== YOUR GOAL ==
Once the records below have been read, copy them all out exactly.

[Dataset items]
—————
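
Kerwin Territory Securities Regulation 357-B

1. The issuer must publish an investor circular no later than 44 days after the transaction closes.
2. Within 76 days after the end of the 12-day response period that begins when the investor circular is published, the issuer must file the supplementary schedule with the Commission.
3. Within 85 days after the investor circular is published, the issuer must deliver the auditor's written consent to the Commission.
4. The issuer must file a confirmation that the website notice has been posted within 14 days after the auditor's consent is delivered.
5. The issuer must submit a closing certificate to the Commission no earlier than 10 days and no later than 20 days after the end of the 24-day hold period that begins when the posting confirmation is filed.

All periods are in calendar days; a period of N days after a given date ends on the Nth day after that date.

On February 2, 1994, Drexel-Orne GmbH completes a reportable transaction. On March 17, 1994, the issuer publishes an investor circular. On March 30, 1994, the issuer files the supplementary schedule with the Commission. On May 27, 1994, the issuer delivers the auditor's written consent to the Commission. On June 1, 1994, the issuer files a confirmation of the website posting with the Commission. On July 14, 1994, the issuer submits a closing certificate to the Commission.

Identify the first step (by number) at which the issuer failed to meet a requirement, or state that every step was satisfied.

None — every step was satisfied

Step 1: 44 days after February 2, 1994 (when the transaction closes) is March 18, 1994; done March 17, 1994 — timely.
Step 2: 76 days after March 29, 1994 (end of the 12-day response period, which began when the investor circular is published on March 17, 1994) is June 13, 1994; done March 30, 1994 — timely.
Step 3: 85 days after March 17, 1994 (when the investor circular is published) is June 10, 1994; done May 27, 1994 — timely.
Step 4: 14 days after May 27, 1994 (when the auditor's consent is delivered) is June 10, 1994; completed June 1, 1994, before the deadline.
Step 5: the window is 10–20 days after June 25, 1994 (end of the 24-day hold period, which began when the posting confirmation is filed on June 1, 1994), so July 5, 1994 through July 15, 1994; done July 14, 1994 — within the window.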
—————
== RESULT OF THE TASK ==
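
Kerwin Territory Securities Regulation 357-B

1. The issuer must publish an investor circular no later than 44 days after the transaction closes.
2. Within 76 days after the end of the 12-day response period that begins when the investor circular is published, the issuer must file the supplementary schedule with the Commission.
3. Within 85 days after the investor circular is published, the issuer must deliver the auditor's written consent to the Commission.
4. The issuer must file a confirmation that the website notice has been posted within 14 days after the auditor's consent is delivered.
5. The issuer must submit a closing certificate to the Commission no earlier than 10 days and no later than 20 days after the end of the 24-day hold period that begins when the posting confirmation is filed.

All periods are in calendar days; a period of N days after a given date ends on the Nth day after that date.

On February 2, 1994, Drexel-Orne GmbH completes a reportable transaction. On March 17, 1994, the issuer publishes an investor circular. On March 30, 1994, the issuer files the supplementary schedule with the Commission. On May 27, 1994, the issuer delivers the auditor's written consent to the Commission. On June 1, 1994, the issuer files a confirmation of the website posting with the Commission. On July 14, 1994, the issuer submits a closing certificate to the Commission.

Identify the first step (by number) at which the issuer failed to meet a requirement, or state that every step was satisfied.

None — every step was satisfied

Step 1: 44 days after February 2, 1994 (when the transaction closes) is March 18, 1994; done March 17, 1994 — timely.
Step 2: 76 days after March 29, 1994 (end of the 12-day response period, which began when the investor circular is published on March 17, 1994) is June 13, 1994; done March 30, 1994 — timely.
Step 3: 85 days after March 17, 1994 (when the investor circular is published) is June 10, 1994; done May 27, 1994 — timely.
Step 4: 14 days after May 27, 1994 (when the auditor's consent is delivered) is June 10, 1994; completed June 1, 1994, before the deadline.
Step 5: the window is 10–20 days after June 25, 1994 (end of the 24-day hold period, which began when the posting confirmation is filed on June 1, 1994), so July 5, 1994 through July 15, 1994; done July 14, 1994 — within the window.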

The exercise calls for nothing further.